── Data to use ──

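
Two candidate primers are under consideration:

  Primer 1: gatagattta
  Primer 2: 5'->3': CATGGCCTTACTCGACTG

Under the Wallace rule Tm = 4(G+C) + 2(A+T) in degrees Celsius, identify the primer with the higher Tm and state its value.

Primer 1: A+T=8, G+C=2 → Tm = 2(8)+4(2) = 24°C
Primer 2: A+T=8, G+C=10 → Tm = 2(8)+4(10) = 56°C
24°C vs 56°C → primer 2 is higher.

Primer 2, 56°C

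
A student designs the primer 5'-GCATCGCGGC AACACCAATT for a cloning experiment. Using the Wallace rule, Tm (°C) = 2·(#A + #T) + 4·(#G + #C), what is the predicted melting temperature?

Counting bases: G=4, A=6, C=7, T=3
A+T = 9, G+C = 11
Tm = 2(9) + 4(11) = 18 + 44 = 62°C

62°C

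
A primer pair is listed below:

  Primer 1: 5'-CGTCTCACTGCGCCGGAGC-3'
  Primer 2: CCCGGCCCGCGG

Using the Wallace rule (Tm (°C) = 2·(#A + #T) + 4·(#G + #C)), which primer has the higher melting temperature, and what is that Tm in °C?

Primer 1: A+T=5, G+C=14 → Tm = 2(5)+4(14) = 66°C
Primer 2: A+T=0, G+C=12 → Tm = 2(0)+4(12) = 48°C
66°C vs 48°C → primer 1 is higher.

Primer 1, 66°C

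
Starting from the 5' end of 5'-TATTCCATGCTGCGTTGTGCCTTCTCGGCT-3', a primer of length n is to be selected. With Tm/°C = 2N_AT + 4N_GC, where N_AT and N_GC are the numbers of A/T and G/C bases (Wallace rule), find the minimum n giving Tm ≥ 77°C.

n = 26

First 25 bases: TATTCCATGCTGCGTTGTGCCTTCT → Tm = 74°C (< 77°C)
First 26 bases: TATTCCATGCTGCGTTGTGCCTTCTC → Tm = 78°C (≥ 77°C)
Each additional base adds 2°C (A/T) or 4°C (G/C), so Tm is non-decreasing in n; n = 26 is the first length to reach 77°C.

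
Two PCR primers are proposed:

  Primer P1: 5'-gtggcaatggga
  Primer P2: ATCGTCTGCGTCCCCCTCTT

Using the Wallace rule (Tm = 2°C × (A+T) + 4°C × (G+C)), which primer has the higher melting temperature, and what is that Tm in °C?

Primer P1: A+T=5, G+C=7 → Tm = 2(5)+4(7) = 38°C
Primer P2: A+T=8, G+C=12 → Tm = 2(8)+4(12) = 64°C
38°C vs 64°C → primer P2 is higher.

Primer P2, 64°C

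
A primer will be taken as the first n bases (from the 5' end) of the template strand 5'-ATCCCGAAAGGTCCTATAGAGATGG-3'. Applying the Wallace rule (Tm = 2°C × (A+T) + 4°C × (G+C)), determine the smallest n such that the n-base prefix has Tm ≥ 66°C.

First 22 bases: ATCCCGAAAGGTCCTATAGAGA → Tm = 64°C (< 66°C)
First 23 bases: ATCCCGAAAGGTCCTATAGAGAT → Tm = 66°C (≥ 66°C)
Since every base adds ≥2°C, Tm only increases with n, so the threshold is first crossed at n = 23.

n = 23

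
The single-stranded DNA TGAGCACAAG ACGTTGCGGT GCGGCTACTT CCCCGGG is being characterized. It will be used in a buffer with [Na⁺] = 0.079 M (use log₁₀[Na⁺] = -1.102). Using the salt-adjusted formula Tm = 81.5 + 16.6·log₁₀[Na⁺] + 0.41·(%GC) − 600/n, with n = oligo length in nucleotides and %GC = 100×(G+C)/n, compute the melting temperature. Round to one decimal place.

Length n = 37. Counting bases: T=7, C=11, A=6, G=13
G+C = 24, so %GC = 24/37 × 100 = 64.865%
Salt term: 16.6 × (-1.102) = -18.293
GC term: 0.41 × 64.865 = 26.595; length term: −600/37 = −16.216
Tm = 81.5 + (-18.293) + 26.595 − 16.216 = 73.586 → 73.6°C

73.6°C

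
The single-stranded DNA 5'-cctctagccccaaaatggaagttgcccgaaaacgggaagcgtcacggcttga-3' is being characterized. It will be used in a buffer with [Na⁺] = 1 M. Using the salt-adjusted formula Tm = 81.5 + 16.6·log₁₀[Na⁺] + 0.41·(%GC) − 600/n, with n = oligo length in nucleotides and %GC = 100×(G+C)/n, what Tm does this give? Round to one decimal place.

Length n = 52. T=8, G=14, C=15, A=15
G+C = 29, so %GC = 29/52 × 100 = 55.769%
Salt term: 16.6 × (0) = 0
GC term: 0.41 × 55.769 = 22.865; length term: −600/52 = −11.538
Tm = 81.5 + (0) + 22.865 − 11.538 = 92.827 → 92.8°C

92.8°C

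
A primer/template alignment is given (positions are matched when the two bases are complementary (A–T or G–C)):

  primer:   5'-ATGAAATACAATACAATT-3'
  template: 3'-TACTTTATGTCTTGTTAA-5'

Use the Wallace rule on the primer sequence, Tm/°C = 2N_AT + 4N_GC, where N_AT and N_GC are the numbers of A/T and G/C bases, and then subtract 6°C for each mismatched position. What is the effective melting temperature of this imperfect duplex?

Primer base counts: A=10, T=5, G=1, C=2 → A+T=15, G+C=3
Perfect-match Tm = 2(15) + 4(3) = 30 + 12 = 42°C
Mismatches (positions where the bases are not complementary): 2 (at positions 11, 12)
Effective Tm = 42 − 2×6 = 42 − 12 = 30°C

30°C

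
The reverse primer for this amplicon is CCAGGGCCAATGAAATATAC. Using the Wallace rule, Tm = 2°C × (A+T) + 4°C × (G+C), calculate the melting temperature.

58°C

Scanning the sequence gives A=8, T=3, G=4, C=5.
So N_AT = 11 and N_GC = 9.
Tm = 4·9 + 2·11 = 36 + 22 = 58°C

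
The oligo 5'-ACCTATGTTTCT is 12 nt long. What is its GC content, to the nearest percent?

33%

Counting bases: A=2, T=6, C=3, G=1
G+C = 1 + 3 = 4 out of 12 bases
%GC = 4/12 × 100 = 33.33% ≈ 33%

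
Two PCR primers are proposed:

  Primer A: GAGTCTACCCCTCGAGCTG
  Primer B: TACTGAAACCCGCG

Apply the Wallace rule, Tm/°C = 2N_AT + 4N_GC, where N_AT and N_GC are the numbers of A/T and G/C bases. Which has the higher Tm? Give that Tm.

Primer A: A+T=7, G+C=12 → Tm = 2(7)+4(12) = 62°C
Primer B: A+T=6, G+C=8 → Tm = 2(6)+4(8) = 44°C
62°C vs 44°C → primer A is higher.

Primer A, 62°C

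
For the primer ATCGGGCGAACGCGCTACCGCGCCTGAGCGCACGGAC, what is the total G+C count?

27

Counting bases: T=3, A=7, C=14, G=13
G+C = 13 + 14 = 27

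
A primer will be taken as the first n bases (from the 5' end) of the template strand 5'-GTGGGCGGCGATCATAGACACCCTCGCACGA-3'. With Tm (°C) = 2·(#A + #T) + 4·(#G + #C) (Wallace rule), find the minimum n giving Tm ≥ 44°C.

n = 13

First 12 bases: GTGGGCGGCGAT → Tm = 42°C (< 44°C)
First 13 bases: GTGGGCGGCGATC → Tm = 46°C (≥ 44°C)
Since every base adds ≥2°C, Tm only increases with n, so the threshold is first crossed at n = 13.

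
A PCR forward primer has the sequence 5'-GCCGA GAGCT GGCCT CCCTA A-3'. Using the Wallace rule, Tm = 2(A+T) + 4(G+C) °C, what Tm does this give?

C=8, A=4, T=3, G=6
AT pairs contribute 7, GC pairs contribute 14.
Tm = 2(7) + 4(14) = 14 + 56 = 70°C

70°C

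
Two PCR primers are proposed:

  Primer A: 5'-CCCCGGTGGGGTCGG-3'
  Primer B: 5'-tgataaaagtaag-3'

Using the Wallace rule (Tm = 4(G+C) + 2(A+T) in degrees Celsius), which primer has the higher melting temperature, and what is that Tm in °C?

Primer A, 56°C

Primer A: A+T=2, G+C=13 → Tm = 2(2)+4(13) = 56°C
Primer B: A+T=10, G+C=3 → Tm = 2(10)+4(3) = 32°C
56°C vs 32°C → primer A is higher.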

───

* Task *
Please copy the lines in the records above between the one holding "Primer P1: 5'-gtggcaatggga" and the one holding "Primer P2: ATCGTCTGCGTCCCCCTCTT", inclusive, exactly and with no other line.

* Task output *
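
  Primer P1: 5'-gtggcaatggga
  Primer P2: ATCGTCTGCGTCCCCCTCTT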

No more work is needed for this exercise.